Start of Data listing
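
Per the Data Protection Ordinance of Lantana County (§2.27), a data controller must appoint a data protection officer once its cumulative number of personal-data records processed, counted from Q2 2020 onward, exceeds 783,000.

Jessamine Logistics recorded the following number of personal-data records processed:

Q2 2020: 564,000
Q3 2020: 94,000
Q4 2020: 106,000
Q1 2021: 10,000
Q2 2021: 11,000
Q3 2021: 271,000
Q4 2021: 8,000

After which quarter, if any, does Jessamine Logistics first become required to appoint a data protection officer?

Q2 2021

Through Q2 2020: 564,000
Through Q3 2020: 658,000
Through Q4 2020: 764,000
Through Q1 2021: 774,000
Through Q2 2021: 785,000 ← exceeds threshold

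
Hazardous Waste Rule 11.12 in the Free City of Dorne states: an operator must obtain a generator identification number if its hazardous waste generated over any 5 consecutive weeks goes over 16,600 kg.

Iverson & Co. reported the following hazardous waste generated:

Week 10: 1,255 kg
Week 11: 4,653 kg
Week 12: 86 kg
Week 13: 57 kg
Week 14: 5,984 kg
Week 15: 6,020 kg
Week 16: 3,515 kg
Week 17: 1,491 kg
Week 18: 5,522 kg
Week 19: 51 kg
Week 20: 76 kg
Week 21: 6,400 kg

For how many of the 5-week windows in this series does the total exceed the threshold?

Week 10–Week 14: 1,255 kg + 4,653 kg + 86 kg + 57 kg + 5,984 kg = 12,035 kg (under)
Week 11–Week 15: 4,653 kg + 86 kg + 57 kg + 5,984 kg + 6,020 kg = 16,800 kg (over)
Week 12–Week 16: 86 kg + 57 kg + 5,984 kg + 6,020 kg + 3,515 kg = 15,662 kg (under)
Week 13–Week 17: 57 kg + 5,984 kg + 6,020 kg + 3,515 kg + 1,491 kg = 17,067 kg (over)
Week 14–Week 18: 5,984 kg + 6,020 kg + 3,515 kg + 1,491 kg + 5,522 kg = 22,532 kg (over)
Week 15–Week 19: 6,020 kg + 3,515 kg + 1,491 kg + 5,522 kg + 51 kg = 16,599 kg (under)
Week 16–Week 20: 3,515 kg + 1,491 kg + 5,522 kg + 51 kg + 76 kg = 10,655 kg (under)
Week 17–Week 21: 1,491 kg + 5,522 kg + 51 kg + 76 kg + 6,400 kg = 13,540 kg (under)
3 windows exceed the threshold.

3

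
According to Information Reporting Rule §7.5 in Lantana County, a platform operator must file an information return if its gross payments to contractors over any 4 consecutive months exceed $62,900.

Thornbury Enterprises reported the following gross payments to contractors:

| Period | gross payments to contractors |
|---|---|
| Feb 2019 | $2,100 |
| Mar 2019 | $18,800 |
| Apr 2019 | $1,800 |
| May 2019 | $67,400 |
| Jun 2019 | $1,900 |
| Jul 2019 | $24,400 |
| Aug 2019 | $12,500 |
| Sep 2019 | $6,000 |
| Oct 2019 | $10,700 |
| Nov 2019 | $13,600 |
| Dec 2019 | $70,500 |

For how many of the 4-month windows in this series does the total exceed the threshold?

Feb 2019–May 2019: $2,100 + $18,800 + $1,800 + $67,400 = $90,100 (over)
Mar 2019–Jun 2019: $18,800 + $1,800 + $67,400 + $1,900 = $89,900 (over)
Apr 2019–Jul 2019: $1,800 + $67,400 + $1,900 + $24,400 = $95,500 (over)
May 2019–Aug 2019: $67,400 + $1,900 + $24,400 + $12,500 = $106,200 (over)
Jun 2019–Sep 2019: $1,900 + $24,400 + $12,500 + $6,000 = $44,800 (under)
Jul 2019–Oct 2019: $24,400 + $12,500 + $6,000 + $10,700 = $53,600 (under)
Aug 2019–Nov 2019: $12,500 + $6,000 + $10,700 + $13,600 = $42,800 (under)
Sep 2019–Dec 2019: $6,000 + $10,700 + $13,600 + $70,500 = $100,800 (over)
5 windows exceed the threshold.

5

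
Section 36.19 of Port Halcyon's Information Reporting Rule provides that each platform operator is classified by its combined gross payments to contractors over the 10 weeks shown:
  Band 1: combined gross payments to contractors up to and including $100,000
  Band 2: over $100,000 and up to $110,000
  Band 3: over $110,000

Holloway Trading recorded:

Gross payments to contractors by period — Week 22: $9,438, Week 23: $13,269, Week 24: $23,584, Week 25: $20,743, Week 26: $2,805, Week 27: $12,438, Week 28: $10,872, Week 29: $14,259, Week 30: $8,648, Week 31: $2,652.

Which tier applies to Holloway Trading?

Combined gross payments to contractors: $9,438 + $13,269 + $23,584 + $20,743 + $2,805 + $12,438 + $10,872 + $14,259 + $8,648 + $2,652 = $118,708.
$118,708 > $110,000, so Band 3 applies.

Band 3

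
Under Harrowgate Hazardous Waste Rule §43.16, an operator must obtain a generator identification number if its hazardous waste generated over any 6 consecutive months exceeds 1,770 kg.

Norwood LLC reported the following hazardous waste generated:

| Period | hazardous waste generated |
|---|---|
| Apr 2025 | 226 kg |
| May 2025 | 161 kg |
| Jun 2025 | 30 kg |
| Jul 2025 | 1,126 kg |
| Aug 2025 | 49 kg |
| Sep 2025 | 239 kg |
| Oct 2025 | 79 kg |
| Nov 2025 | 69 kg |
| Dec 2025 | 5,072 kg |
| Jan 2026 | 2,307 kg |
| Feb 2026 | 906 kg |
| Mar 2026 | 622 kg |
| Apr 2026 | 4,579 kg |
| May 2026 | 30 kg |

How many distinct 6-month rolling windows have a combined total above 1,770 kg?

Apr 2025–Sep 2025: 226 kg + 161 kg + 30 kg + 1,126 kg + 49 kg + 239 kg = 1,831 kg (over)
May 2025–Oct 2025: 161 kg + 30 kg + 1,126 kg + 49 kg + 239 kg + 79 kg = 1,684 kg (under)
Jun 2025–Nov 2025: 30 kg + 1,126 kg + 49 kg + 239 kg + 79 kg + 69 kg = 1,592 kg (under)
Jul 2025–Dec 2025: 1,126 kg + 49 kg + 239 kg + 79 kg + 69 kg + 5,072 kg = 6,634 kg (over)
Aug 2025–Jan 2026: 49 kg + 239 kg + 79 kg + 69 kg + 5,072 kg + 2,307 kg = 7,815 kg (over)
Sep 2025–Feb 2026: 239 kg + 79 kg + 69 kg + 5,072 kg + 2,307 kg + 906 kg = 8,672 kg (over)
Oct 2025–Mar 2026: 79 kg + 69 kg + 5,072 kg + 2,307 kg + 906 kg + 622 kg = 9,055 kg (over)
Nov 2025–Apr 2026: 69 kg + 5,072 kg + 2,307 kg + 906 kg + 622 kg + 4,579 kg = 13,555 kg (over)
Dec 2025–May 2026: 5,072 kg + 2,307 kg + 906 kg + 622 kg + 4,579 kg + 30 kg = 13,516 kg (over)
7 windows exceed the threshold.

7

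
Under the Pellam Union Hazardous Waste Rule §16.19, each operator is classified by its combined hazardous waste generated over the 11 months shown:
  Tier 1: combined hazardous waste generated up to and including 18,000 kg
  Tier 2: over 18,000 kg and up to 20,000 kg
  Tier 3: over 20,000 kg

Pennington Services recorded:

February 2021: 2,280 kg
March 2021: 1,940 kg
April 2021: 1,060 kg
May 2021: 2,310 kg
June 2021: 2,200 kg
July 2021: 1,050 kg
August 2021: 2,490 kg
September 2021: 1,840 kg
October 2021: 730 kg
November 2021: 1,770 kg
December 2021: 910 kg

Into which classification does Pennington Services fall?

Combined hazardous waste generated: 2,280 kg + 1,940 kg + 1,060 kg + 2,310 kg + 2,200 kg + 1,050 kg + 2,490 kg + 1,840 kg + 730 kg + 1,770 kg + 910 kg = 18,580 kg.
18,000 kg < 18,580 kg ≤ 20,000 kg, so Tier 2 applies.

Tier 2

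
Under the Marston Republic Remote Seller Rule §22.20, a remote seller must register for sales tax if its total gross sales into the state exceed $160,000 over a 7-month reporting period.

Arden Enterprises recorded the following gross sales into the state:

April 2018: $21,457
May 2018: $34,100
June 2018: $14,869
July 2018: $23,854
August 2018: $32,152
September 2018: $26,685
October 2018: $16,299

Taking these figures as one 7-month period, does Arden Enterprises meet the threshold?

Total gross sales into the state: $21,457 + $34,100 + $14,869 + $23,854 + $32,152 + $26,685 + $16,299 = $169,416.
$169,416 > $160,000, so the threshold is exceeded.

Yes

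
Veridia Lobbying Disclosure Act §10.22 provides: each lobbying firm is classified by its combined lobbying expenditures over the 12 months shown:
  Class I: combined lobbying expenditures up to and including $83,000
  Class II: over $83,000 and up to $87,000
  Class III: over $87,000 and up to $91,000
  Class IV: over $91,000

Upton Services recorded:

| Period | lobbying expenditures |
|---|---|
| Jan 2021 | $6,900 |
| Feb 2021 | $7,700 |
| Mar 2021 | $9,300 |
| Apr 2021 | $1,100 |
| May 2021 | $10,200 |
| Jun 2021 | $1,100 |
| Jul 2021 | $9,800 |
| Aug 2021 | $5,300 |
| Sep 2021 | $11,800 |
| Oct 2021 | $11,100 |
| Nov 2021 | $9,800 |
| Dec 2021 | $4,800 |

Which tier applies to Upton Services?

Class III

Combined lobbying expenditures: $6,900 + $7,700 + $9,300 + $1,100 + $10,200 + $1,100 + $9,800 + $5,300 + $11,800 + $11,100 + $9,800 + $4,800 = $88,900.
$87,000 < $88,900 ≤ $91,000, so Class III applies.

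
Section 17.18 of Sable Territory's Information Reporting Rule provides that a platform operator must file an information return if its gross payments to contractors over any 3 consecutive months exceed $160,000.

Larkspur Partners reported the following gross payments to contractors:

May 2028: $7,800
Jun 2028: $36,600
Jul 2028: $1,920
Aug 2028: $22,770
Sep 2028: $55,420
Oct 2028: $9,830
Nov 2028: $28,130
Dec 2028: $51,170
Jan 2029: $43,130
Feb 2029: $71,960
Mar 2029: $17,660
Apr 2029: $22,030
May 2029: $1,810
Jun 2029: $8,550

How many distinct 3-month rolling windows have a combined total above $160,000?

1

May 2028–Jul 2028: $7,800 + $36,600 + $1,920 = $46,320 (under)
Jun 2028–Aug 2028: $36,600 + $1,920 + $22,770 = $61,290 (under)
Jul 2028–Sep 2028: $1,920 + $22,770 + $55,420 = $80,110 (under)
Aug 2028–Oct 2028: $22,770 + $55,420 + $9,830 = $88,020 (under)
Sep 2028–Nov 2028: $55,420 + $9,830 + $28,130 = $93,380 (under)
Oct 2028–Dec 2028: $9,830 + $28,130 + $51,170 = $89,130 (under)
Nov 2028–Jan 2029: $28,130 + $51,170 + $43,130 = $122,430 (under)
Dec 2028–Feb 2029: $51,170 + $43,130 + $71,960 = $166,260 (over)
Jan 2029–Mar 2029: $43,130 + $71,960 + $17,660 = $132,750 (under)
Feb 2029–Apr 2029: $71,960 + $17,660 + $22,030 = $111,650 (under)
Mar 2029–May 2029: $17,660 + $22,030 + $1,810 = $41,500 (under)
Apr 2029–Jun 2029: $22,030 + $1,810 + $8,550 = $32,390 (under)
1 window exceeds the threshold.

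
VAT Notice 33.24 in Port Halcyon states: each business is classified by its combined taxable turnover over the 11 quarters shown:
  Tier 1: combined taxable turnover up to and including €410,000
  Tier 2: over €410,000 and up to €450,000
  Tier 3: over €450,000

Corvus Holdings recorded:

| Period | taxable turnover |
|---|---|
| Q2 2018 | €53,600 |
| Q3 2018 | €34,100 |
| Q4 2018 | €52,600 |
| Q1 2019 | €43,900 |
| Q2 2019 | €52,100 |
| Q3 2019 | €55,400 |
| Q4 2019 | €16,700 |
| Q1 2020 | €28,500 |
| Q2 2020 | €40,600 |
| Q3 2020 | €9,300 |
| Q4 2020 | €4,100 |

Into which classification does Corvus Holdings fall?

Tier 1

Combined taxable turnover: €53,600 + €34,100 + €52,600 + €43,900 + €52,100 + €55,400 + €16,700 + €28,500 + €40,600 + €9,300 + €4,100 = €390,900.
€390,900 ≤ €410,000, so Tier 1 applies.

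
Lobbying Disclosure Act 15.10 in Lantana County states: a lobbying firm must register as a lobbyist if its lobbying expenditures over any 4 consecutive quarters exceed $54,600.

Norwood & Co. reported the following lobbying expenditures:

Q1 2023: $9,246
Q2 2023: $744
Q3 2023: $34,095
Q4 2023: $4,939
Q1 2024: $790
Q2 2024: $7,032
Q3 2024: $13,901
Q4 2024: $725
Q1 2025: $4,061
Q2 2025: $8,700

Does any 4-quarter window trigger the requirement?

Q1 2023–Q4 2023: $9,246 + $744 + $34,095 + $4,939 = $49,024 (under)
Q2 2023–Q1 2024: $744 + $34,095 + $4,939 + $790 = $40,568 (under)
Q3 2023–Q2 2024: $34,095 + $4,939 + $790 + $7,032 = $46,856 (under)
Q4 2023–Q3 2024: $4,939 + $790 + $7,032 + $13,901 = $26,662 (under)
Q1 2024–Q4 2024: $790 + $7,032 + $13,901 + $725 = $22,448 (under)
Q2 2024–Q1 2025: $7,032 + $13,901 + $725 + $4,061 = $25,719 (under)
Q3 2024–Q2 2025: $13,901 + $725 + $4,061 + $8,700 = $27,387 (under)
No window exceeds $54,600.

No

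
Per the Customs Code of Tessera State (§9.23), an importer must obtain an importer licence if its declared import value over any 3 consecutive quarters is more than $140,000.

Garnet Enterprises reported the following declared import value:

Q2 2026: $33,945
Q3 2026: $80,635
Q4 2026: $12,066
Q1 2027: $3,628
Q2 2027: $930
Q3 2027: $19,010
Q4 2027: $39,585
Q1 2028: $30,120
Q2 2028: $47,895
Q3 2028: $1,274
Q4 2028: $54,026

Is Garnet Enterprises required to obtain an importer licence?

Q2 2026–Q4 2026: $33,945 + $80,635 + $12,066 = $126,646 (under)
Q3 2026–Q1 2027: $80,635 + $12,066 + $3,628 = $96,329 (under)
Q4 2026–Q2 2027: $12,066 + $3,628 + $930 = $16,624 (under)
Q1 2027–Q3 2027: $3,628 + $930 + $19,010 = $23,568 (under)
Q2 2027–Q4 2027: $930 + $19,010 + $39,585 = $59,525 (under)
Q3 2027–Q1 2028: $19,010 + $39,585 + $30,120 = $88,715 (under)
Q4 2027–Q2 2028: $39,585 + $30,120 + $47,895 = $117,600 (under)
Q1 2028–Q3 2028: $30,120 + $47,895 + $1,274 = $79,289 (under)
Q2 2028–Q4 2028: $47,895 + $1,274 + $54,026 = $103,195 (under)
No window exceeds $140,000.

No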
End of Data listing
If a line in the data above holds the string "processed", report that line.

Task answer:
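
Per the Data Protection Ordinance of Lantana County (§2.27), a data controller must appoint a data protection officer once its cumulative number of personal-data records processed, counted from Q2 2020 onward, exceeds 783,000.
Jessamine Logistics recorded the following number of personal-data records processed: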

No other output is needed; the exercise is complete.